#### [Provided records]
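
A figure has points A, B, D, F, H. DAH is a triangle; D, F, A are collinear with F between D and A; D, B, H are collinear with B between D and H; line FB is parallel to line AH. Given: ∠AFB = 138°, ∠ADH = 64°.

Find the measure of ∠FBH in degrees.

1. ∠BFD = 42°  [linear pair at F on DA]
2. ∠BDF = 64°  [F on DA, B on DH]
3. ∠DBF = 74°  [△DFB]
4. ∠FBH = 106°  [linear pair at B on DH]

∠FBH = 106°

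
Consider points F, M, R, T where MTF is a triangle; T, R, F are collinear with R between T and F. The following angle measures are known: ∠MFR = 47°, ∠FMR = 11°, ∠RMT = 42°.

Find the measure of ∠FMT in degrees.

1. ∠FRM = 122°  [△MRF]
2. ∠MFT = 47°  [R on ray FT]
3. ∠MRT = 58°  [linear pair at R on TF]
4. ∠MTR = 80°  [△MTR]
5. ∠FTM = 80°  [R on ray TF]
6. ∠FMT = 53°  [△MTF]

∠FMT = 53°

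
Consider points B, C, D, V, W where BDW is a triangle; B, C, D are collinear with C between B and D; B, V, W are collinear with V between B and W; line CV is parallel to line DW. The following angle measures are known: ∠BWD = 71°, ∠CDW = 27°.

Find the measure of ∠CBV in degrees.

∠CBV = 82°

1. ∠BDW = 27°  [C on ray DB]
2. ∠DBW = 82°  [△BDW]
3. ∠CBV = 82°  [C on BD, V on BW]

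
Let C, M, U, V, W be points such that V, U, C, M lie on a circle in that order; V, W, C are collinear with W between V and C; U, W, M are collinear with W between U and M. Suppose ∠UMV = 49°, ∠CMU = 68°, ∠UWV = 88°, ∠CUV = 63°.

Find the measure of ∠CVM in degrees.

1. ∠CWM = 88°  [vertical angles at W]
2. ∠CMV = 117°  [cyclic VUCM, opposite ∠U+∠M]
3. ∠MCV = 24°  [△CWM]
4. ∠CVM = 39°  [△VCM]

∠CVM = 39°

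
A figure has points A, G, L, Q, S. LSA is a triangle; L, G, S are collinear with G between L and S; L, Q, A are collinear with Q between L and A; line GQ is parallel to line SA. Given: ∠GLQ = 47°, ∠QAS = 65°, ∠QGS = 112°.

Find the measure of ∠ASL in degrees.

∠ASL = 68°

1. ∠ALS = 47°  [G on LS, Q on LA]
2. ∠LAS = 65°  [Q on ray AL]
3. ∠ASL = 68°  [△LSA]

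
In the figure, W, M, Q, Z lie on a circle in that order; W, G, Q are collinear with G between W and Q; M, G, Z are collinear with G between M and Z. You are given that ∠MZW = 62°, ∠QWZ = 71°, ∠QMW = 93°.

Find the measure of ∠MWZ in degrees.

1. ∠QZW = 87°  [cyclic WMQZ, opposite ∠M+∠Z]
2. ∠WQZ = 22°  [△WQZ]
3. ∠WMZ = 22°  [same arc WZ]
4. ∠MWZ = 96°  [△WMZ]

∠MWZ = 96°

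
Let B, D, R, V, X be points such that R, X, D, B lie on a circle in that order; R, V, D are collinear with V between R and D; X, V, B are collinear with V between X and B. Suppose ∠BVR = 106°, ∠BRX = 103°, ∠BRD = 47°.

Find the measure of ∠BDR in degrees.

∠BDR = 50°

1. ∠RBX = 27°  [△RVB]
2. ∠BXR = 50°  [△RXB]
3. ∠BDR = 50°  [same arc RB]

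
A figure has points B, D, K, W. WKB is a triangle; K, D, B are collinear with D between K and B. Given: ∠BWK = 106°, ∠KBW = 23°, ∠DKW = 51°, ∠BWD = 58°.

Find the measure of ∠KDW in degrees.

1. ∠DBW = 23°  [D on ray BK]
2. ∠BDW = 99°  [△WDB]
3. ∠KDW = 81°  [linear pair at D on KB]

∠KDW = 81°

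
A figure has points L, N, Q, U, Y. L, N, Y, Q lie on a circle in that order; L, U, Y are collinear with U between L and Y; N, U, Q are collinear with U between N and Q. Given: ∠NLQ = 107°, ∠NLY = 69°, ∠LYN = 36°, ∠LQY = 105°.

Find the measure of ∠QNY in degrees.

∠QNY = 38°

1. ∠NYQ = 73°  [cyclic LNYQ, opposite ∠L+∠Y]
2. ∠NQY = 69°  [same arc NY]
3. ∠QNY = 38°  [△NYQ]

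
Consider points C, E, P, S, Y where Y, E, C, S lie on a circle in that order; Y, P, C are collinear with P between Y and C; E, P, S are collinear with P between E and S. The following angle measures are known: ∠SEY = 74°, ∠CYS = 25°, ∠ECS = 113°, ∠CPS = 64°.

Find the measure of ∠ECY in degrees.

∠ECY = 39°

1. ∠SCY = 74°  [same arc YS]
2. ∠CES = 25°  [same arc CS]
3. ∠CSY = 81°  [△YCS]
4. ∠CSE = 42°  [△ECS]
5. ∠CEY = 99°  [cyclic YECS, opposite ∠E+∠S]
6. ∠CYE = 42°  [same arc EC]
7. ∠ECY = 39°  [△YEC]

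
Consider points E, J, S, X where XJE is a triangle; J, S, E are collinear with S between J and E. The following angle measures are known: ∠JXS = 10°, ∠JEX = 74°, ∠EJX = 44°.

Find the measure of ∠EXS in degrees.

∠EXS = 52°

1. ∠SEX = 74°  [S on ray EJ]
2. ∠SJX = 44°  [S on ray JE]
3. ∠JSX = 126°  [△XJS]
4. ∠ESX = 54°  [linear pair at S on JE]
5. ∠EXS = 52°  [△XSE]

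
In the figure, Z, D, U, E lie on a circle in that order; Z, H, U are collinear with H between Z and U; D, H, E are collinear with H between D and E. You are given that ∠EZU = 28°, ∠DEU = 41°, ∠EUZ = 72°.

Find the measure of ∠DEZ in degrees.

1. ∠EDU = 28°  [same arc UE]
2. ∠DUE = 111°  [△DUE]
3. ∠EDZ = 72°  [same arc ZE]
4. ∠DZE = 69°  [cyclic ZDUE, opposite ∠Z+∠U]
5. ∠DEZ = 39°  [△ZDE]

∠DEZ = 39°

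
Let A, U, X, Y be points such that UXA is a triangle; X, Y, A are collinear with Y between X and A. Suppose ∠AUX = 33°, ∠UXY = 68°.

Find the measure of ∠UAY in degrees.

∠UAY = 79°

1. ∠AXU = 68°  [Y on ray XA]
2. ∠UAX = 79°  [△UXA]
3. ∠UAY = 79°  [Y on ray AX]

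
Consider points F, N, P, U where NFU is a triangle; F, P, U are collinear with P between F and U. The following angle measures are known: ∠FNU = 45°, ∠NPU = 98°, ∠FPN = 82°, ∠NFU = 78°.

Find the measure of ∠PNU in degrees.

∠PNU = 25°

1. ∠FUN = 57°  [△NFU]
2. ∠NUP = 57°  [P on ray UF]
3. ∠PNU = 25°  [△NPU]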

#### [Assignment]
Write out all the records above one more time, exactly.

#### [Exercise response]
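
A figure has points A, B, D, F, H. DAH is a triangle; D, F, A are collinear with F between D and A; D, B, H are collinear with B between D and H; line FB is parallel to line AH. Given: ∠AFB = 138°, ∠ADH = 64°.

Find the measure of ∠FBH in degrees.

1. ∠BFD = 42°  [linear pair at F on DA]
2. ∠BDF = 64°  [F on DA, B on DH]
3. ∠DBF = 74°  [△DFB]
4. ∠FBH = 106°  [linear pair at B on DH]

∠FBH = 106°

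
Consider points F, M, R, T where MTF is a triangle; T, R, F are collinear with R between T and F. The following angle measures are known: ∠MFR = 47°, ∠FMR = 11°, ∠RMT = 42°.

Find the measure of ∠FMT in degrees.

1. ∠FRM = 122°  [△MRF]
2. ∠MFT = 47°  [R on ray FT]
3. ∠MRT = 58°  [linear pair at R on TF]
4. ∠MTR = 80°  [△MTR]
5. ∠FTM = 80°  [R on ray TF]
6. ∠FMT = 53°  [△MTF]

∠FMT = 53°

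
Consider points B, C, D, V, W where BDW is a triangle; B, C, D are collinear with C between B and D; B, V, W are collinear with V between B and W; line CV is parallel to line DW. The following angle measures are known: ∠BWD = 71°, ∠CDW = 27°.

Find the measure of ∠CBV in degrees.

∠CBV = 82°

1. ∠BDW = 27°  [C on ray DB]
2. ∠DBW = 82°  [△BDW]
3. ∠CBV = 82°  [C on BD, V on BW]

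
Let C, M, U, V, W be points such that V, U, C, M lie on a circle in that order; V, W, C are collinear with W between V and C; U, W, M are collinear with W between U and M. Suppose ∠UMV = 49°, ∠CMU = 68°, ∠UWV = 88°, ∠CUV = 63°.

Find the measure of ∠CVM in degrees.

1. ∠CWM = 88°  [vertical angles at W]
2. ∠CMV = 117°  [cyclic VUCM, opposite ∠U+∠M]
3. ∠MCV = 24°  [△CWM]
4. ∠CVM = 39°  [△VCM]

∠CVM = 39°

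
A figure has points A, G, L, Q, S. LSA is a triangle; L, G, S are collinear with G between L and S; L, Q, A are collinear with Q between L and A; line GQ is parallel to line SA. Given: ∠GLQ = 47°, ∠QAS = 65°, ∠QGS = 112°.

Find the measure of ∠ASL in degrees.

∠ASL = 68°

1. ∠ALS = 47°  [G on LS, Q on LA]
2. ∠LAS = 65°  [Q on ray AL]
3. ∠ASL = 68°  [△LSA]

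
In the figure, W, M, Q, Z lie on a circle in that order; W, G, Q are collinear with G between W and Q; M, G, Z are collinear with G between M and Z. You are given that ∠MZW = 62°, ∠QWZ = 71°, ∠QMW = 93°.

Find the measure of ∠MWZ in degrees.

1. ∠QZW = 87°  [cyclic WMQZ, opposite ∠M+∠Z]
2. ∠WQZ = 22°  [△WQZ]
3. ∠WMZ = 22°  [same arc WZ]
4. ∠MWZ = 96°  [△WMZ]

∠MWZ = 96°

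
Let B, D, R, V, X be points such that R, X, D, B lie on a circle in that order; R, V, D are collinear with V between R and D; X, V, B are collinear with V between X and B. Suppose ∠BVR = 106°, ∠BRX = 103°, ∠BRD = 47°.

Find the measure of ∠BDR in degrees.

∠BDR = 50°

1. ∠RBX = 27°  [△RVB]
2. ∠BXR = 50°  [△RXB]
3. ∠BDR = 50°  [same arc RB]

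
A figure has points B, D, K, W. WKB is a triangle; K, D, B are collinear with D between K and B. Given: ∠BWK = 106°, ∠KBW = 23°, ∠DKW = 51°, ∠BWD = 58°.

Find the measure of ∠KDW in degrees.

1. ∠DBW = 23°  [D on ray BK]
2. ∠BDW = 99°  [△WDB]
3. ∠KDW = 81°  [linear pair at D on KB]

∠KDW = 81°

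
A figure has points L, N, Q, U, Y. L, N, Y, Q lie on a circle in that order; L, U, Y are collinear with U between L and Y; N, U, Q are collinear with U between N and Q. Given: ∠NLQ = 107°, ∠NLY = 69°, ∠LYN = 36°, ∠LQY = 105°.

Find the measure of ∠QNY in degrees.

∠QNY = 38°

1. ∠NYQ = 73°  [cyclic LNYQ, opposite ∠L+∠Y]
2. ∠NQY = 69°  [same arc NY]
3. ∠QNY = 38°  [△NYQ]

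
Consider points C, E, P, S, Y where Y, E, C, S lie on a circle in that order; Y, P, C are collinear with P between Y and C; E, P, S are collinear with P between E and S. The following angle measures are known: ∠SEY = 74°, ∠CYS = 25°, ∠ECS = 113°, ∠CPS = 64°.

Find the measure of ∠ECY in degrees.

∠ECY = 39°

1. ∠SCY = 74°  [same arc YS]
2. ∠CES = 25°  [same arc CS]
3. ∠CSY = 81°  [△YCS]
4. ∠CSE = 42°  [△ECS]
5. ∠CEY = 99°  [cyclic YECS, opposite ∠E+∠S]
6. ∠CYE = 42°  [same arc EC]
7. ∠ECY = 39°  [△YEC]

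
Consider points E, J, S, X where XJE is a triangle; J, S, E are collinear with S between J and E. The following angle measures are known: ∠JXS = 10°, ∠JEX = 74°, ∠EJX = 44°.

Find the measure of ∠EXS in degrees.

∠EXS = 52°

1. ∠SEX = 74°  [S on ray EJ]
2. ∠SJX = 44°  [S on ray JE]
3. ∠JSX = 126°  [△XJS]
4. ∠ESX = 54°  [linear pair at S on JE]
5. ∠EXS = 52°  [△XSE]

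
In the figure, Z, D, U, E lie on a circle in that order; Z, H, U are collinear with H between Z and U; D, H, E are collinear with H between D and E. You are given that ∠EZU = 28°, ∠DEU = 41°, ∠EUZ = 72°.

Find the measure of ∠DEZ in degrees.

1. ∠EDU = 28°  [same arc UE]
2. ∠DUE = 111°  [△DUE]
3. ∠EDZ = 72°  [same arc ZE]
4. ∠DZE = 69°  [cyclic ZDUE, opposite ∠Z+∠U]
5. ∠DEZ = 39°  [△ZDE]

∠DEZ = 39°

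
Let A, U, X, Y be points such that UXA is a triangle; X, Y, A are collinear with Y between X and A. Suppose ∠AUX = 33°, ∠UXY = 68°.

Find the measure of ∠UAY in degrees.

∠UAY = 79°

1. ∠AXU = 68°  [Y on ray XA]
2. ∠UAX = 79°  [△UXA]
3. ∠UAY = 79°  [Y on ray AX]

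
Consider points F, N, P, U where NFU is a triangle; F, P, U are collinear with P between F and U. The following angle measures are known: ∠FNU = 45°, ∠NPU = 98°, ∠FPN = 82°, ∠NFU = 78°.

Find the measure of ∠PNU in degrees.

∠PNU = 25°

1. ∠FUN = 57°  [△NFU]
2. ∠NUP = 57°  [P on ray UF]
3. ∠PNU = 25°  [△NPU]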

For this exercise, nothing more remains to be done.